*** Opening MATERIAL FOR THIS TASK ***
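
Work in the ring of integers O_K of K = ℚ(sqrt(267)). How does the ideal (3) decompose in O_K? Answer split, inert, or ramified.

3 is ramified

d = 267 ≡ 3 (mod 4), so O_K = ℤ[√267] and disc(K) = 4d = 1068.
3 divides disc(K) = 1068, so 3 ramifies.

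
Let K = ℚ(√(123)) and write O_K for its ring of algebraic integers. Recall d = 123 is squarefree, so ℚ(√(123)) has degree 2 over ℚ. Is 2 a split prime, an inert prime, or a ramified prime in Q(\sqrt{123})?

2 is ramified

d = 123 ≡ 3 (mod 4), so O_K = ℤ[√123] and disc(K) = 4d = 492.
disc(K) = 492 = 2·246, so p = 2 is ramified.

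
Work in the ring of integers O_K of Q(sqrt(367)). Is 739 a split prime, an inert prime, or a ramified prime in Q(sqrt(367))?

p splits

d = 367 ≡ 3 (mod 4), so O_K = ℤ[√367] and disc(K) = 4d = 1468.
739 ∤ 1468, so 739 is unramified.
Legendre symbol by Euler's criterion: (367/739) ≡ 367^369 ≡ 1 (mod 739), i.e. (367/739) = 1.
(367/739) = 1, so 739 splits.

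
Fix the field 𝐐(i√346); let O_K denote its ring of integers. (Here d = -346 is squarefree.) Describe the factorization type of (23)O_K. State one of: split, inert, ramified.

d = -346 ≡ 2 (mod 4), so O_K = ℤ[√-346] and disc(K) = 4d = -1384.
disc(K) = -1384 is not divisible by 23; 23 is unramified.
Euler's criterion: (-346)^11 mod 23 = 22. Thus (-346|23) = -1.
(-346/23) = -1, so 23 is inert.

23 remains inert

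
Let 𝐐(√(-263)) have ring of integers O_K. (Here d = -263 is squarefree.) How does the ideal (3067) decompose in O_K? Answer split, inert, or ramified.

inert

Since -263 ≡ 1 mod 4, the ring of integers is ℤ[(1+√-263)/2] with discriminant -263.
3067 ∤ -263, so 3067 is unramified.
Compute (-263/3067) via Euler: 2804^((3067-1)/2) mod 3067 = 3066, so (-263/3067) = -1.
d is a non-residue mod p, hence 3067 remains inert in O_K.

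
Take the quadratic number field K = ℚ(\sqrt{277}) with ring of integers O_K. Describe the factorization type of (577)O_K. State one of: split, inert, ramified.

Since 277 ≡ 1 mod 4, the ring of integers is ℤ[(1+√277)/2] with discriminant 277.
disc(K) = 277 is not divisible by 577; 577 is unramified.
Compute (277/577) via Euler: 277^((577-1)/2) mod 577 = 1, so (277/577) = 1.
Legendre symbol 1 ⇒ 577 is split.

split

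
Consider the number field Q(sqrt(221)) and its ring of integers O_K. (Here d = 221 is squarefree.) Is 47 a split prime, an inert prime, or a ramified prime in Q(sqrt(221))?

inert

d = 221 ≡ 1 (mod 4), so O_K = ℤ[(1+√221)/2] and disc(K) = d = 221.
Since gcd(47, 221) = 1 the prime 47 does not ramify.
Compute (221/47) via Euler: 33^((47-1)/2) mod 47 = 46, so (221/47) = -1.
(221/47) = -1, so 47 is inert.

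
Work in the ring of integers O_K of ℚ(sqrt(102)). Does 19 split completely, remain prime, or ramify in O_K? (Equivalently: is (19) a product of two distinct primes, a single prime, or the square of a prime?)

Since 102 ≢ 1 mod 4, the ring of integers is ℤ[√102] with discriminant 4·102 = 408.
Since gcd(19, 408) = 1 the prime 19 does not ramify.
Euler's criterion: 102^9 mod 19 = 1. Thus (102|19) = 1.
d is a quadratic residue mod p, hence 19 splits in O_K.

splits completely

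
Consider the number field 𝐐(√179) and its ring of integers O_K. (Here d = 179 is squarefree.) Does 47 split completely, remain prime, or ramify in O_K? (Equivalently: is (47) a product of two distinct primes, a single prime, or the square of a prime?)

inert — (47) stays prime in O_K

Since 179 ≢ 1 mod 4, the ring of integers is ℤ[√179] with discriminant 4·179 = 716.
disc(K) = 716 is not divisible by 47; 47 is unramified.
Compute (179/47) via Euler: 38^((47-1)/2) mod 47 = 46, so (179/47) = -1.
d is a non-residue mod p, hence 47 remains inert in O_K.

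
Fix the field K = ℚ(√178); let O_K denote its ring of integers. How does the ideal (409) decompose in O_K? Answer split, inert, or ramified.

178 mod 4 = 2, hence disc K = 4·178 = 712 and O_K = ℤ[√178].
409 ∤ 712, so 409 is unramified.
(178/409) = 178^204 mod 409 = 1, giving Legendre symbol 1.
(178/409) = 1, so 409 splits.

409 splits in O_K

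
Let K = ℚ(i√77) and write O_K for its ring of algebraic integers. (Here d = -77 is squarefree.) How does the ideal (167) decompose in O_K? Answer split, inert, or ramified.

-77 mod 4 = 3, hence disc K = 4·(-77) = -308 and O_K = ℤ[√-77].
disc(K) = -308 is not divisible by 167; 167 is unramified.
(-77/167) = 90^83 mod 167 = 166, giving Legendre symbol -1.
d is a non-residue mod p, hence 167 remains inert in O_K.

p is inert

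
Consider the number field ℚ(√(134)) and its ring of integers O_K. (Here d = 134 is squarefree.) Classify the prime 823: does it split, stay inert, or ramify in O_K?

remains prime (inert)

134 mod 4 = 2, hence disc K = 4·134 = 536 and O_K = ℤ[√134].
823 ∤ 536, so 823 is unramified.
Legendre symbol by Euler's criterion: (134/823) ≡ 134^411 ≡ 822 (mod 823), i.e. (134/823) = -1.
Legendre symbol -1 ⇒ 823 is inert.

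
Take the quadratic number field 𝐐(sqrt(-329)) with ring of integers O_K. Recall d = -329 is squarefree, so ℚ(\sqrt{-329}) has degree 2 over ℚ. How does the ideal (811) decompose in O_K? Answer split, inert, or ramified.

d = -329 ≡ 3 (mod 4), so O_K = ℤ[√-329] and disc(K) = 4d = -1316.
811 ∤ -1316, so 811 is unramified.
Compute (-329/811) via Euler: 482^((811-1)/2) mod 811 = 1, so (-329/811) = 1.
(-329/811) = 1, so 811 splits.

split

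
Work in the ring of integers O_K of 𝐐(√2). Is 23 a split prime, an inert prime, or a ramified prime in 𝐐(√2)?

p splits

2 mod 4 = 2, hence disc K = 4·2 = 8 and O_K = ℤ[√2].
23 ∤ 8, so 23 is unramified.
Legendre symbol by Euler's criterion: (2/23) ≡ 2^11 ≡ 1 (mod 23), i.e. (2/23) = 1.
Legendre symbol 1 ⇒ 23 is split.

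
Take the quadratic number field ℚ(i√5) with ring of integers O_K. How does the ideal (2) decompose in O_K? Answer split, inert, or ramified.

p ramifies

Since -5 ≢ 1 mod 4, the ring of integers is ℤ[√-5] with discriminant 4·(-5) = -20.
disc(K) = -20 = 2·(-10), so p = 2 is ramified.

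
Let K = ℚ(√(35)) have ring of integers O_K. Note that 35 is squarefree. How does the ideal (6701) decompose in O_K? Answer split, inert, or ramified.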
*** Closing MATERIAL FOR THIS TASK ***
TASK STATEMENT:
No line before the one containing "Take the quadratic number field ℚ(i√5)" should be copied; restate that line and all the rest through the end of the data above word for word.

EXERCISE RESPONSE:
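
Take the quadratic number field ℚ(i√5) with ring of integers O_K. How does the ideal (2) decompose in O_K? Answer split, inert, or ramified.

p ramifies

Since -5 ≢ 1 mod 4, the ring of integers is ℤ[√-5] with discriminant 4·(-5) = -20.
disc(K) = -20 = 2·(-10), so p = 2 is ramified.

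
Let K = ℚ(√(35)) have ring of integers O_K. Note that 35 is squarefree. How does the ideal (6701) decompose in O_K? Answer split, inert, or ramified.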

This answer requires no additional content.